[Problem description]
Reproduce the records that follow exactly as they are written.

(Stored data entries)
· · · · ·

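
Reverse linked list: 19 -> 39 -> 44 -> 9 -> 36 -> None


Step 1: curr=19, set curr.next=prev(None) | reversed so far: 19
Step 2: curr=39, set curr.next=prev(19) | reversed so far: 39 -> 19
Step 3: curr=44, set curr.next=prev(39) | reversed so far: 44 -> 39 -> 19
Step 4: curr=9, set curr.next=prev(44) | reversed so far: 9 -> 44 -> 39 -> 19
Step 5: curr=36, set curr.next=prev(9) | reversed so far: 36 -> 9 -> 44 -> 39 -> 19

36 -> 9 -> 44 -> 39 -> 19 -> None


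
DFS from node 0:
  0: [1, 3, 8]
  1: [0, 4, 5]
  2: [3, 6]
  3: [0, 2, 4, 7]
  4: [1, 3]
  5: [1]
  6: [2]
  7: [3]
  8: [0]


Visit 0, push [8, 3, 1]
Visit 1, push [5, 4]
Visit 4, push [3]
Visit 3, push [7, 2]
Visit 2, push [6]
Visit 6, push []
Visit 7, push []
Visit 5, push []
Visit 8, push []

DFS order: [0, 1, 4, 3, 2, 6, 7, 5, 8]


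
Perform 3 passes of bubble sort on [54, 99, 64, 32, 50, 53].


Initial: [54, 99, 64, 32, 50, 53]
Pass 1: [54, 64, 32, 50, 53, 99] (4 swaps)
Pass 2: [54, 32, 50, 53, 64, 99] (3 swaps)
Pass 3: [32, 50, 53, 54, 64, 99] (3 swaps)

After 3 passes: [32, 50, 53, 54, 64, 99]


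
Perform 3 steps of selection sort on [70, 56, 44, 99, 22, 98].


Initial: [70, 56, 44, 99, 22, 98]
Step 1: min=22 at 4
  Swap: [22, 56, 44, 99, 70, 98]
Step 2: min=44 at 2
  Swap: [22, 44, 56, 99, 70, 98]
Step 3: min=56 at 2
  Swap: [22, 44, 56, 99, 70, 98]

After 3 steps: [22, 44, 56, 99, 70, 98]


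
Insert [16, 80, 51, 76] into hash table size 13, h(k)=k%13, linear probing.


Insert 16: h=3 -> slot 3
Insert 80: h=2 -> slot 2
Insert 51: h=12 -> slot 12
Insert 76: h=11 -> slot 11

Table: [None, None, 80, 16, None, None, None, None, None, None, None, 76, 51]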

· · · · ·

[Written solution]
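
Reverse linked list: 19 -> 39 -> 44 -> 9 -> 36 -> None


Step 1: curr=19, set curr.next=prev(None) | reversed so far: 19
Step 2: curr=39, set curr.next=prev(19) | reversed so far: 39 -> 19
Step 3: curr=44, set curr.next=prev(39) | reversed so far: 44 -> 39 -> 19
Step 4: curr=9, set curr.next=prev(44) | reversed so far: 9 -> 44 -> 39 -> 19
Step 5: curr=36, set curr.next=prev(9) | reversed so far: 36 -> 9 -> 44 -> 39 -> 19

36 -> 9 -> 44 -> 39 -> 19 -> None


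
DFS from node 0:
  0: [1, 3, 8]
  1: [0, 4, 5]
  2: [3, 6]
  3: [0, 2, 4, 7]
  4: [1, 3]
  5: [1]
  6: [2]
  7: [3]
  8: [0]


Visit 0, push [8, 3, 1]
Visit 1, push [5, 4]
Visit 4, push [3]
Visit 3, push [7, 2]
Visit 2, push [6]
Visit 6, push []
Visit 7, push []
Visit 5, push []
Visit 8, push []

DFS order: [0, 1, 4, 3, 2, 6, 7, 5, 8]


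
Perform 3 passes of bubble sort on [54, 99, 64, 32, 50, 53].


Initial: [54, 99, 64, 32, 50, 53]
Pass 1: [54, 64, 32, 50, 53, 99] (4 swaps)
Pass 2: [54, 32, 50, 53, 64, 99] (3 swaps)
Pass 3: [32, 50, 53, 54, 64, 99] (3 swaps)

After 3 passes: [32, 50, 53, 54, 64, 99]


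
Perform 3 steps of selection sort on [70, 56, 44, 99, 22, 98].


Initial: [70, 56, 44, 99, 22, 98]
Step 1: min=22 at 4
  Swap: [22, 56, 44, 99, 70, 98]
Step 2: min=44 at 2
  Swap: [22, 44, 56, 99, 70, 98]
Step 3: min=56 at 2
  Swap: [22, 44, 56, 99, 70, 98]

After 3 steps: [22, 44, 56, 99, 70, 98]


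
Insert [16, 80, 51, 76] into hash table size 13, h(k)=k%13, linear probing.


Insert 16: h=3 -> slot 3
Insert 80: h=2 -> slot 2
Insert 51: h=12 -> slot 12
Insert 76: h=11 -> slot 11

Table: [None, None, 80, 16, None, None, None, None, None, None, None, 76, 51]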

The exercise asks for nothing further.